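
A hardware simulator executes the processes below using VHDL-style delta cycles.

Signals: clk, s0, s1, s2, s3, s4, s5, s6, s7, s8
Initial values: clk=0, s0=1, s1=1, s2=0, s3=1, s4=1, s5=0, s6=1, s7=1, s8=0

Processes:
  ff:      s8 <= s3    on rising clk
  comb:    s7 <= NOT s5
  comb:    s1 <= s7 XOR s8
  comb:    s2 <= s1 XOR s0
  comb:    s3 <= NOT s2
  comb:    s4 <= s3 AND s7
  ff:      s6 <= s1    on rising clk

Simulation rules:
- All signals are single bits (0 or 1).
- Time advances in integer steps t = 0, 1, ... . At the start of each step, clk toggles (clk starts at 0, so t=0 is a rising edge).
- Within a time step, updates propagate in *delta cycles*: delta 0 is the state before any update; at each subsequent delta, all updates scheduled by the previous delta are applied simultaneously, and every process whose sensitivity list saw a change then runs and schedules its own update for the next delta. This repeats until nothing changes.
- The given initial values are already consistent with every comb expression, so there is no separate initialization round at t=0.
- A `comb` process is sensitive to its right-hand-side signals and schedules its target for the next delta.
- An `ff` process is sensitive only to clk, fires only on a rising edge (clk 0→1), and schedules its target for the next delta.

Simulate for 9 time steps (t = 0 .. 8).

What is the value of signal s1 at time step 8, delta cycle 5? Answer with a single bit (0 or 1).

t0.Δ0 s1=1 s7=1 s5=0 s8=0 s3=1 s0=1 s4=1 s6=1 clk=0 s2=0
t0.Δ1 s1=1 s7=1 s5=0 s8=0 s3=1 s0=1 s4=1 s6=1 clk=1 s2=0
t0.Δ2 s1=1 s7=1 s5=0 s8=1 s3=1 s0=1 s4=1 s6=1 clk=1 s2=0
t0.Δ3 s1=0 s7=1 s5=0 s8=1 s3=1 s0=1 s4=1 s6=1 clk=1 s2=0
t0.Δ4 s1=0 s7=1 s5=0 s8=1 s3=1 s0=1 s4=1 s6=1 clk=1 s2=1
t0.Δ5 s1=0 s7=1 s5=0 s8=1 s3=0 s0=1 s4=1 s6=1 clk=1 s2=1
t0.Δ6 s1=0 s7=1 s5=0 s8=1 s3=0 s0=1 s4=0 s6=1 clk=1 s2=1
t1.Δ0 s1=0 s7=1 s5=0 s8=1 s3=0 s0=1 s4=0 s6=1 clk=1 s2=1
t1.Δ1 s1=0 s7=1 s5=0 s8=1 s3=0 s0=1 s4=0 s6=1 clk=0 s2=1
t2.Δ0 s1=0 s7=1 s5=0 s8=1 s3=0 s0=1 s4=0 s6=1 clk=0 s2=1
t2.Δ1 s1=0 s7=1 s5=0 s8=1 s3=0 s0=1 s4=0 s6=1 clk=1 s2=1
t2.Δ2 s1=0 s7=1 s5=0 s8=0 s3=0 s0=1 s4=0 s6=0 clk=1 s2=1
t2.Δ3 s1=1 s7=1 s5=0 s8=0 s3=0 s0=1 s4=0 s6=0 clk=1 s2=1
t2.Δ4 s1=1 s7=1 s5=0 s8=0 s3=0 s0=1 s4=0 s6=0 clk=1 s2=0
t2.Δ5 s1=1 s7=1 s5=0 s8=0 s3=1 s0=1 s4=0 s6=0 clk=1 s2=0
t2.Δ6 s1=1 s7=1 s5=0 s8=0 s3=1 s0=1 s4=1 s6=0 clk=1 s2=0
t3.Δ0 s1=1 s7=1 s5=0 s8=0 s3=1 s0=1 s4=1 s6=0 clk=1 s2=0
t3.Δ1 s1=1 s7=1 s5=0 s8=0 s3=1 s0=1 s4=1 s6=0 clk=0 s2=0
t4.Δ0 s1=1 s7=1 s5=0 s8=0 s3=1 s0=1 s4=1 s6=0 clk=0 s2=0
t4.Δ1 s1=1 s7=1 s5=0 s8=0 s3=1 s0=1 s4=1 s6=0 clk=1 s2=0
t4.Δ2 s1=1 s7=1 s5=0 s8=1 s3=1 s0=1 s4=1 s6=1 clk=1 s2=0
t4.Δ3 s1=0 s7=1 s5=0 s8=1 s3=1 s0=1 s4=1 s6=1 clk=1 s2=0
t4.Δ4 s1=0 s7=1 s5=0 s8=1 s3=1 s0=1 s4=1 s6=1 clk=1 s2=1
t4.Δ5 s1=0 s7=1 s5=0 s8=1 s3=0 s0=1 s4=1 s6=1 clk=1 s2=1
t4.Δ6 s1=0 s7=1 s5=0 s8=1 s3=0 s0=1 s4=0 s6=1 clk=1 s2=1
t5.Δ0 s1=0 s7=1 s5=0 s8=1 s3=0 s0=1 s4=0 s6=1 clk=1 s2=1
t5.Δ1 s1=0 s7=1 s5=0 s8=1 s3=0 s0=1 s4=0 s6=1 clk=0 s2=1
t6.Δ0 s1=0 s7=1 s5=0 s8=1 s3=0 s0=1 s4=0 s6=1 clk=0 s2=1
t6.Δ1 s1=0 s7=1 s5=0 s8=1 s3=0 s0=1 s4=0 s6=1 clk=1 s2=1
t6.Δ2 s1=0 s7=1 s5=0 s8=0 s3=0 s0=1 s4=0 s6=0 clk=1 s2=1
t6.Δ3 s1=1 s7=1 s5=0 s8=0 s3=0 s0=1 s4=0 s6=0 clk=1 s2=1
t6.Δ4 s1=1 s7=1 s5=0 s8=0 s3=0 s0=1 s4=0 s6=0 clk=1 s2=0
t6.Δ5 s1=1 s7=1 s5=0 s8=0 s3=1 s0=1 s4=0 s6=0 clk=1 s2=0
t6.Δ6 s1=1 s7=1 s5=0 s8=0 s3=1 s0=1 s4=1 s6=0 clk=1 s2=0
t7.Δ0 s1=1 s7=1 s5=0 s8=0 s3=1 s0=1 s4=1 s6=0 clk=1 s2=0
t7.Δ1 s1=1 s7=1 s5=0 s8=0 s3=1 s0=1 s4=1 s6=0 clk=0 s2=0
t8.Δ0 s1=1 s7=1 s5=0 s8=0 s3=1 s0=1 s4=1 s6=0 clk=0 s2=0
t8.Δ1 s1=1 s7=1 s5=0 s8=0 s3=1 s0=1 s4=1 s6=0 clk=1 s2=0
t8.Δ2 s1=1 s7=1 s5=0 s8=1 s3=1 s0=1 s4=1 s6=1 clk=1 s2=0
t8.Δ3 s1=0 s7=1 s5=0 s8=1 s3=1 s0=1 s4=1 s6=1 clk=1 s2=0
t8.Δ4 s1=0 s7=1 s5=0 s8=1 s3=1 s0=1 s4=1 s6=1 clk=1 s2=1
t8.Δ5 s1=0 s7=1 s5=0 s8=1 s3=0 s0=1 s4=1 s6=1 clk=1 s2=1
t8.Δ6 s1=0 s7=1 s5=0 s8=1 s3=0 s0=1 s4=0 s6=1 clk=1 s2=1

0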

□ □ □ □ □ □ □

Work request:
What this exercise calls for is a precise transcription of the material above.

The completed task:
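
A hardware simulator executes the processes below using VHDL-style delta cycles.

Signals: clk, s0, s1, s2, s3, s4, s5, s6, s7, s8
Initial values: clk=0, s0=1, s1=1, s2=0, s3=1, s4=1, s5=0, s6=1, s7=1, s8=0

Processes:
  ff:      s8 <= s3    on rising clk
  comb:    s7 <= NOT s5
  comb:    s1 <= s7 XOR s8
  comb:    s2 <= s1 XOR s0
  comb:    s3 <= NOT s2
  comb:    s4 <= s3 AND s7
  ff:      s6 <= s1    on rising clk

Simulation rules:
- All signals are single bits (0 or 1).
- Time advances in integer steps t = 0, 1, ... . At the start of each step, clk toggles (clk starts at 0, so t=0 is a rising edge).
- Within a time step, updates propagate in *delta cycles*: delta 0 is the state before any update; at each subsequent delta, all updates scheduled by the previous delta are applied simultaneously, and every process whose sensitivity list saw a change then runs and schedules its own update for the next delta. This repeats until nothing changes.
- The given initial values are already consistent with every comb expression, so there is no separate initialization round at t=0.
- A `comb` process is sensitive to its right-hand-side signals and schedules its target for the next delta.
- An `ff` process is sensitive only to clk, fires only on a rising edge (clk 0→1), and schedules its target for the next delta.

Simulate for 9 time steps (t = 0 .. 8).

What is the value of signal s1 at time step 8, delta cycle 5? Answer with a single bit (0 or 1).

t0.Δ0 s1=1 s7=1 s5=0 s8=0 s3=1 s0=1 s4=1 s6=1 clk=0 s2=0
t0.Δ1 s1=1 s7=1 s5=0 s8=0 s3=1 s0=1 s4=1 s6=1 clk=1 s2=0
t0.Δ2 s1=1 s7=1 s5=0 s8=1 s3=1 s0=1 s4=1 s6=1 clk=1 s2=0
t0.Δ3 s1=0 s7=1 s5=0 s8=1 s3=1 s0=1 s4=1 s6=1 clk=1 s2=0
t0.Δ4 s1=0 s7=1 s5=0 s8=1 s3=1 s0=1 s4=1 s6=1 clk=1 s2=1
t0.Δ5 s1=0 s7=1 s5=0 s8=1 s3=0 s0=1 s4=1 s6=1 clk=1 s2=1
t0.Δ6 s1=0 s7=1 s5=0 s8=1 s3=0 s0=1 s4=0 s6=1 clk=1 s2=1
t1.Δ0 s1=0 s7=1 s5=0 s8=1 s3=0 s0=1 s4=0 s6=1 clk=1 s2=1
t1.Δ1 s1=0 s7=1 s5=0 s8=1 s3=0 s0=1 s4=0 s6=1 clk=0 s2=1
t2.Δ0 s1=0 s7=1 s5=0 s8=1 s3=0 s0=1 s4=0 s6=1 clk=0 s2=1
t2.Δ1 s1=0 s7=1 s5=0 s8=1 s3=0 s0=1 s4=0 s6=1 clk=1 s2=1
t2.Δ2 s1=0 s7=1 s5=0 s8=0 s3=0 s0=1 s4=0 s6=0 clk=1 s2=1
t2.Δ3 s1=1 s7=1 s5=0 s8=0 s3=0 s0=1 s4=0 s6=0 clk=1 s2=1
t2.Δ4 s1=1 s7=1 s5=0 s8=0 s3=0 s0=1 s4=0 s6=0 clk=1 s2=0
t2.Δ5 s1=1 s7=1 s5=0 s8=0 s3=1 s0=1 s4=0 s6=0 clk=1 s2=0
t2.Δ6 s1=1 s7=1 s5=0 s8=0 s3=1 s0=1 s4=1 s6=0 clk=1 s2=0
t3.Δ0 s1=1 s7=1 s5=0 s8=0 s3=1 s0=1 s4=1 s6=0 clk=1 s2=0
t3.Δ1 s1=1 s7=1 s5=0 s8=0 s3=1 s0=1 s4=1 s6=0 clk=0 s2=0
t4.Δ0 s1=1 s7=1 s5=0 s8=0 s3=1 s0=1 s4=1 s6=0 clk=0 s2=0
t4.Δ1 s1=1 s7=1 s5=0 s8=0 s3=1 s0=1 s4=1 s6=0 clk=1 s2=0
t4.Δ2 s1=1 s7=1 s5=0 s8=1 s3=1 s0=1 s4=1 s6=1 clk=1 s2=0
t4.Δ3 s1=0 s7=1 s5=0 s8=1 s3=1 s0=1 s4=1 s6=1 clk=1 s2=0
t4.Δ4 s1=0 s7=1 s5=0 s8=1 s3=1 s0=1 s4=1 s6=1 clk=1 s2=1
t4.Δ5 s1=0 s7=1 s5=0 s8=1 s3=0 s0=1 s4=1 s6=1 clk=1 s2=1
t4.Δ6 s1=0 s7=1 s5=0 s8=1 s3=0 s0=1 s4=0 s6=1 clk=1 s2=1
t5.Δ0 s1=0 s7=1 s5=0 s8=1 s3=0 s0=1 s4=0 s6=1 clk=1 s2=1
t5.Δ1 s1=0 s7=1 s5=0 s8=1 s3=0 s0=1 s4=0 s6=1 clk=0 s2=1
t6.Δ0 s1=0 s7=1 s5=0 s8=1 s3=0 s0=1 s4=0 s6=1 clk=0 s2=1
t6.Δ1 s1=0 s7=1 s5=0 s8=1 s3=0 s0=1 s4=0 s6=1 clk=1 s2=1
t6.Δ2 s1=0 s7=1 s5=0 s8=0 s3=0 s0=1 s4=0 s6=0 clk=1 s2=1
t6.Δ3 s1=1 s7=1 s5=0 s8=0 s3=0 s0=1 s4=0 s6=0 clk=1 s2=1
t6.Δ4 s1=1 s7=1 s5=0 s8=0 s3=0 s0=1 s4=0 s6=0 clk=1 s2=0
t6.Δ5 s1=1 s7=1 s5=0 s8=0 s3=1 s0=1 s4=0 s6=0 clk=1 s2=0
t6.Δ6 s1=1 s7=1 s5=0 s8=0 s3=1 s0=1 s4=1 s6=0 clk=1 s2=0
t7.Δ0 s1=1 s7=1 s5=0 s8=0 s3=1 s0=1 s4=1 s6=0 clk=1 s2=0
t7.Δ1 s1=1 s7=1 s5=0 s8=0 s3=1 s0=1 s4=1 s6=0 clk=0 s2=0
t8.Δ0 s1=1 s7=1 s5=0 s8=0 s3=1 s0=1 s4=1 s6=0 clk=0 s2=0
t8.Δ1 s1=1 s7=1 s5=0 s8=0 s3=1 s0=1 s4=1 s6=0 clk=1 s2=0
t8.Δ2 s1=1 s7=1 s5=0 s8=1 s3=1 s0=1 s4=1 s6=1 clk=1 s2=0
t8.Δ3 s1=0 s7=1 s5=0 s8=1 s3=1 s0=1 s4=1 s6=1 clk=1 s2=0
t8.Δ4 s1=0 s7=1 s5=0 s8=1 s3=1 s0=1 s4=1 s6=1 clk=1 s2=1
t8.Δ5 s1=0 s7=1 s5=0 s8=1 s3=0 s0=1 s4=1 s6=1 clk=1 s2=1
t8.Δ6 s1=0 s7=1 s5=0 s8=1 s3=0 s0=1 s4=0 s6=1 clk=1 s2=1

0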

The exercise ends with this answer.